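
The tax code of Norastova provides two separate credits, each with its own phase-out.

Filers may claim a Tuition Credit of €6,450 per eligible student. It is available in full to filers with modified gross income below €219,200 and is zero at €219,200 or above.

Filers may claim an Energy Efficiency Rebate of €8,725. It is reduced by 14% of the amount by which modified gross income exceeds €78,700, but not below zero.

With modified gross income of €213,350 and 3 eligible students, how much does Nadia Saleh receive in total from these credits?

€19,350

Tuition Credit: base = 3 × €6,450 = €19,350. €213,350 is below the €219,200 cutoff, so the full €19,350 applies.
Energy Efficiency Rebate: 14% of the €134,650 excess over €78,700 is €18,851 ≥ base, so the credit is €0.
Total: €19,350 + €0 = €19,350.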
++++++++++++++++++++
Repeat the whole listing, keeping every word exactly as it is.

## Your response
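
The tax code of Norastova provides two separate credits, each with its own phase-out.

Filers may claim a Tuition Credit of €6,450 per eligible student. It is available in full to filers with modified gross income below €219,200 and is zero at €219,200 or above.

Filers may claim an Energy Efficiency Rebate of €8,725. It is reduced by 14% of the amount by which modified gross income exceeds €78,700, but not below zero.

With modified gross income of €213,350 and 3 eligible students, how much does Nadia Saleh receive in total from these credits?

€19,350

Tuition Credit: base = 3 × €6,450 = €19,350. €213,350 is below the €219,200 cutoff, so the full €19,350 applies.
Energy Efficiency Rebate: 14% of the €134,650 excess over €78,700 is €18,851 ≥ base, so the credit is €0.
Total: €19,350 + €0 = €19,350.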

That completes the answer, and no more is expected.